### Brief
Filter the entries that follow, copying every line in which the word "recorded" appears.

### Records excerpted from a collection

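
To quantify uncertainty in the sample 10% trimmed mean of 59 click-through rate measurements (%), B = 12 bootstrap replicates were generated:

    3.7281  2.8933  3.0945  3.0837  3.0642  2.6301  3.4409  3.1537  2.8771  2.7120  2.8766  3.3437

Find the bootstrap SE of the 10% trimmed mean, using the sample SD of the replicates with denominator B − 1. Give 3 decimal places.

Bootstrap SE is the standard deviation of the 12 replicate 10% trimmed means.
Mean of replicates: (3.7281 + 2.8933 + 3.0945 + 3.0837 + 3.0642 + 2.6301 + 3.4409 + 3.1537 + 2.8771 + 2.7120 + 2.8766 + 3.3437) / 12 = 36.89790 / 12 = 3.07483
Sum of squared deviations: (+0.65327)² + (−0.18153)² + (+0.01967)² + (+0.00887)² + (−0.01063)² + (−0.44473)² + (+0.36607)² + (+0.07888)² + (−0.19773)² + (−0.36282)² + (−0.19823)² + (+0.26887)² = 1.08063
Variance = 1.08063 / 11 = 0.09824
SE* = √0.09824

SE* = 0.313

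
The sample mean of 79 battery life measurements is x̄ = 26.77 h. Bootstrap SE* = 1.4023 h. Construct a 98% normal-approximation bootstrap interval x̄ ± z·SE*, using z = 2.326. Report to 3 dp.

(23.508, 30.032)

Margin = 2.326 × 1.4023 = 3.2617
Interval: 26.77 ± 3.2617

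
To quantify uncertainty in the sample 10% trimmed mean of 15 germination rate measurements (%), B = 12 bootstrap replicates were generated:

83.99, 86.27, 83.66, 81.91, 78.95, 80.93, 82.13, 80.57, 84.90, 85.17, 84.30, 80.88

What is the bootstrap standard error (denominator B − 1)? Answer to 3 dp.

Bootstrap SE is the standard deviation of the 12 replicate 10% trimmed means.
Mean of replicates: (83.99 + 86.27 + 83.66 + 81.91 + 78.95 + 80.93 + 82.13 + 80.57 + 84.90 + 85.17 + 84.30 + 80.88) / 12 = 993.6600 / 12 = 82.8050
Sum of squared deviations: (+1.1850)² + (+3.4650)² + (+0.8550)² + (−0.8950)² + (−3.8550)² + (−1.8750)² + (−0.6750)² + (−2.2350)² + (+2.0950)² + (+2.3650)² + (+1.4950)² + (−1.9250)² = 54.6929
Variance = 54.6929 / 11 = 4.9721
SE* = √4.9721

SE* = 2.230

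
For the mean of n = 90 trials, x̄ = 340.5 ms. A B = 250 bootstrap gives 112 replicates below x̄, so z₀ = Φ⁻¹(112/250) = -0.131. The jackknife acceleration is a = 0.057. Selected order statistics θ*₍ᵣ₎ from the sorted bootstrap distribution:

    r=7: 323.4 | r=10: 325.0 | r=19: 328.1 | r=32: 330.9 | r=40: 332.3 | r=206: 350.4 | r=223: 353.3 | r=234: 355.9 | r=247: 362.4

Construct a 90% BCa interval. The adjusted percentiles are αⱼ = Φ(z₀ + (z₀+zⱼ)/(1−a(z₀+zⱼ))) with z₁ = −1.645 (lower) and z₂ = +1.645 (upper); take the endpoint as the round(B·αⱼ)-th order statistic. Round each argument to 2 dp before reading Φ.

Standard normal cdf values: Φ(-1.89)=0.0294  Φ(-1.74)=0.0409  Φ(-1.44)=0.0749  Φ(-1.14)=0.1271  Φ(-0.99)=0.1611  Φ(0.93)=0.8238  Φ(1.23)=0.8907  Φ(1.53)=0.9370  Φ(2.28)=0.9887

(325.0, 355.9)

Lower: z₀ + z₁ = -0.131 + (-1.645) = -1.776; 1 − a(z₀+z₁) = 1 − (0.057)(-1.776) = 1.1012; argument = -0.131 + (-1.776)/1.1012 = -1.7437 → -1.74.
α₁ = Φ(-1.74) = 0.0409; rank = round(250 × 0.0409) = 10; θ*₍10₎ = 325.0.
Upper: z₀ + z₂ = 1.514; 1 − a(z₀+z₂) = 0.9137; argument = 1.5260 → 1.53; α₂ = 0.9370; rank = 234; θ*₍234₎ = 355.9.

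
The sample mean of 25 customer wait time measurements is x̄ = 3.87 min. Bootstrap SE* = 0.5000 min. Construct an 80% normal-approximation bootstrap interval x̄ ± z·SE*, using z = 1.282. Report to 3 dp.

(3.229, 4.511)

Margin = 1.282 × 0.5000 = 0.6410
Interval: 3.87 ± 0.6410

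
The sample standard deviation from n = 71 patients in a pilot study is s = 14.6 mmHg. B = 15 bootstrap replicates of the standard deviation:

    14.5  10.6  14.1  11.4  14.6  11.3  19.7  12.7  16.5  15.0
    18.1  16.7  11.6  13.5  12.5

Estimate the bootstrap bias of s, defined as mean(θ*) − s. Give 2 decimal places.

bias = −0.41

mean(θ*) = (14.5 + 10.6 + 14.1 + 11.4 + 14.6 + 11.3 + 19.7 + 12.7 + 16.5 + 15.0 + 18.1 + 16.7 + 11.6 + 13.5 + 12.5) / 15 = 14.187
bias = 14.187 − 14.6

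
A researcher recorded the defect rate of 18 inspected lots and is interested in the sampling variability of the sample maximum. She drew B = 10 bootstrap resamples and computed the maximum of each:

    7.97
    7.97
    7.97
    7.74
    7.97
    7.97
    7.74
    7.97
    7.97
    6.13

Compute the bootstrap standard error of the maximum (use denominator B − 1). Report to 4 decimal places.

SE* = 0.5737

Bootstrap SE is the standard deviation of the 10 replicate maximums.
Mean of replicates: (7.97 + 7.97 + 7.97 + 7.74 + 7.97 + 7.97 + 7.74 + 7.97 + 7.97 + 6.13) / 10 = 77.40000 / 10 = 7.74000
Sum of squared deviations: (+0.23000)² + (+0.23000)² + (+0.23000)² + (+0.00000)² + (+0.23000)² + (+0.23000)² + (+0.00000)² + (+0.23000)² + (+0.23000)² + (−1.61000)² = 2.96240
Variance = 2.96240 / 9 = 0.32916
SE* = √0.32916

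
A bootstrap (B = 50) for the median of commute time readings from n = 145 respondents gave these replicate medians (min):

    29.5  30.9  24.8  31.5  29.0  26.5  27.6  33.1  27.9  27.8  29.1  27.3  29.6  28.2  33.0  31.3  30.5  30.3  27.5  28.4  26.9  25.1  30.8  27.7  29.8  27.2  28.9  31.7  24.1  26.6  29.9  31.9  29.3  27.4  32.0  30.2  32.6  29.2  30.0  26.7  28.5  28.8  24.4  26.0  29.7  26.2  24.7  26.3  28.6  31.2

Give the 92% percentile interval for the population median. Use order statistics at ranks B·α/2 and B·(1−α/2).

(24.4, 32.6)

Sorted replicates: 24.1, 24.4, 24.7, 24.8, 25.1, 26.0, 26.2, 26.3, 26.5, 26.6, 26.7, 26.9, 27.2, 27.3, 27.4, 27.5, 27.6, 27.7, 27.8, 27.9, 28.2, 28.4, 28.5, 28.6, 28.8, 28.9, 29.0, 29.1, 29.2, 29.3, 29.5, 29.6, 29.7, 29.8, 29.9, 30.0, 30.2, 30.3, 30.5, 30.8, 30.9, 31.2, 31.3, 31.5, 31.7, 31.9, 32.0, 32.6, 33.0, 33.1
α = 0.08; lower rank = 50 × 0.040 = 2; upper rank = 50 × 0.960 = 48.
The 2nd smallest replicate is 24.4; the 48th is 32.6.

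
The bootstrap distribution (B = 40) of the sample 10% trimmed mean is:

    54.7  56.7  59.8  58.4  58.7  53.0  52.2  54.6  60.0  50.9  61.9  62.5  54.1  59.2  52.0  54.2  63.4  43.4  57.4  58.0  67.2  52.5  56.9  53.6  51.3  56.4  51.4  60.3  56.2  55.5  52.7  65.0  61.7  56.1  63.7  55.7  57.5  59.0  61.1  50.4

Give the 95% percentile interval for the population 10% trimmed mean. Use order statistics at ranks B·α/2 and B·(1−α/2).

Sorted replicates: 43.4, 50.4, 50.9, 51.3, 51.4, 52.0, 52.2, 52.5, 52.7, 53.0, 53.6, 54.1, 54.2, 54.6, 54.7, 55.5, 55.7, 56.1, 56.2, 56.4, 56.7, 56.9, 57.4, 57.5, 58.0, 58.4, 58.7, 59.0, 59.2, 59.8, 60.0, 60.3, 61.1, 61.7, 61.9, 62.5, 63.4, 63.7, 65.0, 67.2
α = 0.05; lower rank = 40 × 0.025 = 1; upper rank = 40 × 0.975 = 39.
The 1st smallest replicate is 43.4; the 39th is 65.0.

(43.4, 65.0)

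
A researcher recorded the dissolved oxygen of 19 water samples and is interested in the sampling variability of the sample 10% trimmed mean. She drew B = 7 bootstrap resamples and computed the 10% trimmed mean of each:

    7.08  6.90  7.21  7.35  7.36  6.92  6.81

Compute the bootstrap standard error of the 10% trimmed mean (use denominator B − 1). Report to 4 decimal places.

Bootstrap SE is the standard deviation of the 7 replicate 10% trimmed means.
Mean of replicates: (7.08 + 6.90 + 7.21 + 7.35 + 7.36 + 6.92 + 6.81) / 7 = 49.63000 / 7 = 7.09000
Sum of squared deviations: (−0.01000)² + (−0.19000)² + (+0.12000)² + (+0.26000)² + (+0.27000)² + (−0.17000)² + (−0.28000)² = 0.29840
Variance = 0.29840 / 6 = 0.04973
SE* = √0.04973

SE* = 0.2230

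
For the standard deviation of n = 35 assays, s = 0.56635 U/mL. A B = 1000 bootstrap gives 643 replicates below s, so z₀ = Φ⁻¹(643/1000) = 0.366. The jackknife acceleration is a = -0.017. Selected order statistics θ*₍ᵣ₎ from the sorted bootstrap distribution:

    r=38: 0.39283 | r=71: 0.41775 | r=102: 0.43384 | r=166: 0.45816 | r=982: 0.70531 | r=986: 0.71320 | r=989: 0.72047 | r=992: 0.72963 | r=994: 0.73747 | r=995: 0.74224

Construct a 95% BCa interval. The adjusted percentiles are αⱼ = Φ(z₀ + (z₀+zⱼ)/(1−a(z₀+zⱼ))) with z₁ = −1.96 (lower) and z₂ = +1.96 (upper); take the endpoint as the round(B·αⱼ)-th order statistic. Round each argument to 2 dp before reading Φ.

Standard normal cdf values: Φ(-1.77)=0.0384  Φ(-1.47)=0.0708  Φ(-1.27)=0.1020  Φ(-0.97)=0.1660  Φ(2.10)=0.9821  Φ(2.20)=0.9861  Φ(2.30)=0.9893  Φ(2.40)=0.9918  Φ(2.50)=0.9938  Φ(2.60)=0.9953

Lower: z₀ + z₁ = 0.366 + (-1.960) = -1.594; 1 − a(z₀+z₁) = 1 − (-0.017)(-1.594) = 0.9729; argument = 0.366 + (-1.594)/0.9729 = -1.2724 → -1.27.
α₁ = Φ(-1.27) = 0.1020; rank = round(1000 × 0.1020) = 102; θ*₍102₎ = 0.43384.
Upper: z₀ + z₂ = 2.326; 1 − a(z₀+z₂) = 1.0395; argument = 2.6035 → 2.60; α₂ = 0.9953; rank = 995; θ*₍995₎ = 0.74224.

(0.43384, 0.74224)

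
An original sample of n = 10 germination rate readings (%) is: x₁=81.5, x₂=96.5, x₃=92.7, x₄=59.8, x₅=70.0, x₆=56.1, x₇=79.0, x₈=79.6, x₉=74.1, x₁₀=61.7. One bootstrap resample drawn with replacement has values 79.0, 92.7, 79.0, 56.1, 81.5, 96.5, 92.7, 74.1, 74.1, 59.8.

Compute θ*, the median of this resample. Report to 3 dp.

Sorted: 56.1, 59.8, 74.1, 74.1, 79.0, 79.0, 81.5, 92.7, 92.7, 96.5
Median = average of the two middle values = 79.000

θ* = 79.000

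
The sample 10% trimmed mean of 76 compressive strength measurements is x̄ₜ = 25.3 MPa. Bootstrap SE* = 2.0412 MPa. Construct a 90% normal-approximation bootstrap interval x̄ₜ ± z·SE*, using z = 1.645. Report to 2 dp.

(21.94, 28.66)

Margin = 1.645 × 2.0412 = 3.358
Interval: 25.3 ± 3.358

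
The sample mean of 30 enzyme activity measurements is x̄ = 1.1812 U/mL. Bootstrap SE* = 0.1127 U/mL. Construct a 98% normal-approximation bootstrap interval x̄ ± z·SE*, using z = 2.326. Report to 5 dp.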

### Written solution
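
A researcher recorded the defect rate of 18 inspected lots and is interested in the sampling variability of the sample maximum. She drew B = 10 bootstrap resamples and computed the maximum of each:
A researcher recorded the dissolved oxygen of 19 water samples and is interested in the sampling variability of the sample 10% trimmed mean. She drew B = 7 bootstrap resamples and computed the 10% trimmed mean of each: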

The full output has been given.